**About this exercise:** Return only the lines from the top of the material through the line marked by "- Dividend yield q = 3.30% (continuous)", unaltered.

**Data for analysis:**
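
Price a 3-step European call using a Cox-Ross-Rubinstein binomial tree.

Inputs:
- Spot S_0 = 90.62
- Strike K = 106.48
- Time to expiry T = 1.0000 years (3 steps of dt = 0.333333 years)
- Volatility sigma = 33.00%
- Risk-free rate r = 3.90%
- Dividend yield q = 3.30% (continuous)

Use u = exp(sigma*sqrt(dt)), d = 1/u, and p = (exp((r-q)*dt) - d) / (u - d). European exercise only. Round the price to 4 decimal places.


Answer: Price = V(0,0) = 6.0178

Derivation:
dt = T/N = 0.333333
u = exp(sigma*sqrt(dt)) = 1.209885; d = 1/u = 0.826525
p = (exp((r-q)*dt) - d) / (u - d) = 0.457734
Discount per step: exp(-r*dt) = 0.987084
Stock lattice S(k, i) with i counting down-moves:
  k=0: S(0,0) = 90.6200
  k=1: S(1,0) = 109.6398; S(1,1) = 74.8997
  k=2: S(2,0) = 132.6516; S(2,1) = 90.6200; S(2,2) = 61.9064
  k=3: S(3,0) = 160.4932; S(3,1) = 109.6398; S(3,2) = 74.8997; S(3,3) = 51.1672
Terminal payoffs V(N, i) = max(S_T - K, 0):
  V(3,0) = 54.013221; V(3,1) = 3.159809; V(3,2) = 0.000000; V(3,3) = 0.000000
Backward induction: V(k, i) = exp(-r*dt) * [p * V(k+1, i) + (1-p) * V(k+1, i+1)].
  V(2,0) = exp(-r*dt) * [p*54.013221 + (1-p)*3.159809] = 26.095706
  V(2,1) = exp(-r*dt) * [p*3.159809 + (1-p)*0.000000] = 1.427672
  V(2,2) = exp(-r*dt) * [p*0.000000 + (1-p)*0.000000] = 0.000000
  V(1,0) = exp(-r*dt) * [p*26.095706 + (1-p)*1.427672] = 12.554802
  V(1,1) = exp(-r*dt) * [p*1.427672 + (1-p)*0.000000] = 0.645054
  V(0,0) = exp(-r*dt) * [p*12.554802 + (1-p)*0.645054] = 6.017813


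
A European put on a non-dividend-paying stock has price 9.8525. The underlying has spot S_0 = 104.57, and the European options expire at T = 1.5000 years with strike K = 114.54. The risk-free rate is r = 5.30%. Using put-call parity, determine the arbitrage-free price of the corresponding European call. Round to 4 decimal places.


Put-call parity: C - P = S_0 * exp(-qT) - K * exp(-rT).
S_0 * exp(-qT) = 104.5700 * 1.00000000 = 104.57000000
K * exp(-rT) = 114.5400 * 0.92357802 = 105.78662641
C = P + S*exp(-qT) - K*exp(-rT)
C = 9.8525 + 104.57000000 - 105.78662641 = 8.6359

Answer: Call price = 8.6359


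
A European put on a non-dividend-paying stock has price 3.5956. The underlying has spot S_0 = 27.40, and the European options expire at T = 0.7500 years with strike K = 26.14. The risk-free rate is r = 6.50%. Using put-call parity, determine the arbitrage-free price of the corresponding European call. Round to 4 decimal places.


Put-call parity: C - P = S_0 * exp(-qT) - K * exp(-rT).
S_0 * exp(-qT) = 27.4000 * 1.00000000 = 27.40000000
K * exp(-rT) = 26.1400 * 0.95241920 = 24.89623801
C = P + S*exp(-qT) - K*exp(-rT)
C = 3.5956 + 27.40000000 - 24.89623801 = 6.0994

Answer: Call price = 6.0994


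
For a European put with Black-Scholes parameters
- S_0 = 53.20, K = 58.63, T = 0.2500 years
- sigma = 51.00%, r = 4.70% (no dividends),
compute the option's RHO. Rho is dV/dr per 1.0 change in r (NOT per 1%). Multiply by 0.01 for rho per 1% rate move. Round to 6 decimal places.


Answer: Rho = -9.823974

Derivation:
d1 = -0.2075514299; d2 = -0.4625514299
phi(d1) = 0.3904414210; exp(-qT) = 1.0000000000; exp(-rT) = 0.9883187617
N(-d2) = 0.6781570350
Rho = -K*T*exp(-rT)*N(-d2) = -58.6300 * 0.2500 * 0.9883187617 * 0.6781570350 = -9.823974


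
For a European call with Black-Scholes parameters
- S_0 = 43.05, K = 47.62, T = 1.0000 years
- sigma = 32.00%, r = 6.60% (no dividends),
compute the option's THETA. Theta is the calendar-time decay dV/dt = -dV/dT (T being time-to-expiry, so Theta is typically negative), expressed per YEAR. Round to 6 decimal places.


d1 = 0.0509668432; d2 = -0.2690331568
phi(d1) = 0.3984244667; exp(-qT) = 1.0000000000; exp(-rT) = 0.9361308643
Theta = -S*exp(-qT)*phi(d1)*sigma/(2*sqrt(T)) - r*K*exp(-rT)*N(d2) + q*S*exp(-qT)*N(d1)
N(d1) = 0.5203240292; N(d2) = 0.3939520838; sqrt(T) = 1.0000000000
Term 1 = -43.0500 * 1.0000000000 * 0.3984244667 * 0.3200 / (2 * 1.0000000000) = -2.7443477266
Term 2 = -0.0660 * 47.6200 * 0.9361308643 * 0.3939520838 = -1.1590796816
Term 3 = 0 (no dividend yield, q = 0)
Theta = -2.7443477266 + (-1.1590796816) + (0.0000000000) = -3.903427

Answer: Theta = -3.903427


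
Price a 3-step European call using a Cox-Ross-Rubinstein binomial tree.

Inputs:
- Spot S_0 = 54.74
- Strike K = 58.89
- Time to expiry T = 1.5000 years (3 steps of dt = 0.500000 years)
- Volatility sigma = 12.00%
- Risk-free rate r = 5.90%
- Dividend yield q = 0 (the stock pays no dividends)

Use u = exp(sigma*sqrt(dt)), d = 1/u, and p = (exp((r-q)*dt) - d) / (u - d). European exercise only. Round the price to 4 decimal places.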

**Response:**
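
Price a 3-step European call using a Cox-Ross-Rubinstein binomial tree.

Inputs:
- Spot S_0 = 90.62
- Strike K = 106.48
- Time to expiry T = 1.0000 years (3 steps of dt = 0.333333 years)
- Volatility sigma = 33.00%
- Risk-free rate r = 3.90%
- Dividend yield q = 3.30% (continuous)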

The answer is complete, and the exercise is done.